MATERIAL SUPPLIED: Begin

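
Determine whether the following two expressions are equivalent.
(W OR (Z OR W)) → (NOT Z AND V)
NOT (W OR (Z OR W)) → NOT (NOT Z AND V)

No, Inverse is not equivalent to original (counterexample: W=0, Z=0, V=1)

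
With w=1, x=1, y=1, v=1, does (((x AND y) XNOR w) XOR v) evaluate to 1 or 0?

Substituting: (((1 AND 1) XNOR 1) XOR 1)
= 0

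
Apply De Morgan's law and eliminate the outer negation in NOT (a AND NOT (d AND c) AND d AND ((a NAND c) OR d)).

NOT a OR (d AND c) OR NOT d OR NOT ((a NAND c) OR d)
De Morgan's: NOT(AND of terms) = OR of negations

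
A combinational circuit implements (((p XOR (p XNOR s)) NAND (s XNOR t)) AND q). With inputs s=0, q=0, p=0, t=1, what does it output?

Substituting: (((0 XOR (0 XNOR 0)) NAND (0 XNOR 1)) AND 0)
= 0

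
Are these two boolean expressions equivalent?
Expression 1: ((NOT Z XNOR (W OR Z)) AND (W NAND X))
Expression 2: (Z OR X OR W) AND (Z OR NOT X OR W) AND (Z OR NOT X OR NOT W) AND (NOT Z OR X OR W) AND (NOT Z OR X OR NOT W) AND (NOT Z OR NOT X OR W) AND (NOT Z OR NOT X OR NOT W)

Yes, they are equivalent — the two output columns agree on all 8 assignments:
Z | X | W | Expression 1 | Expression 2
---------------------------------------
0 | 0 | 0 | 0 | 0
0 | 0 | 1 | 1 | 1
0 | 1 | 0 | 0 | 0
0 | 1 | 1 | 0 | 0
1 | 0 | 0 | 0 | 0
1 | 0 | 1 | 0 | 0
1 | 1 | 0 | 0 | 0
1 | 1 | 1 | 0 | 0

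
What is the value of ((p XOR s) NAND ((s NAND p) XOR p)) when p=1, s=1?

Substituting: ((1 XOR 1) NAND ((1 NAND 1) XOR 1))
= 1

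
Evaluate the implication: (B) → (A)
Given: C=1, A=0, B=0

Antecedent (B) = 0; consequent (A) = 0.
0 → 0 = 1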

MATERIAL SUPPLIED: End

WORK REQUEST —
Each line from the line holding "A combinational circuit" through the end of the material above is to be printed exactly, both ends included, and no other line is to appear.

FINISHED TASK —
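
A combinational circuit implements (((p XOR (p XNOR s)) NAND (s XNOR t)) AND q). With inputs s=0, q=0, p=0, t=1, what does it output?

Substituting: (((0 XOR (0 XNOR 0)) NAND (0 XNOR 1)) AND 0)
= 0

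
Are these two boolean expressions equivalent?
Expression 1: ((NOT Z XNOR (W OR Z)) AND (W NAND X))
Expression 2: (Z OR X OR W) AND (Z OR NOT X OR W) AND (Z OR NOT X OR NOT W) AND (NOT Z OR X OR W) AND (NOT Z OR X OR NOT W) AND (NOT Z OR NOT X OR W) AND (NOT Z OR NOT X OR NOT W)

Yes, they are equivalent — the two output columns agree on all 8 assignments:
Z | X | W | Expression 1 | Expression 2
---------------------------------------
0 | 0 | 0 | 0 | 0
0 | 0 | 1 | 1 | 1
0 | 1 | 0 | 0 | 0
0 | 1 | 1 | 0 | 0
1 | 0 | 0 | 0 | 0
1 | 0 | 1 | 0 | 0
1 | 1 | 0 | 0 | 0
1 | 1 | 1 | 0 | 0

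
What is the value of ((p XOR s) NAND ((s NAND p) XOR p)) when p=1, s=1?

Substituting: ((1 XOR 1) NAND ((1 NAND 1) XOR 1))
= 1

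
Evaluate the implication: (B) → (A)
Given: C=1, A=0, B=0

Antecedent (B) = 0; consequent (A) = 0.
0 → 0 = 1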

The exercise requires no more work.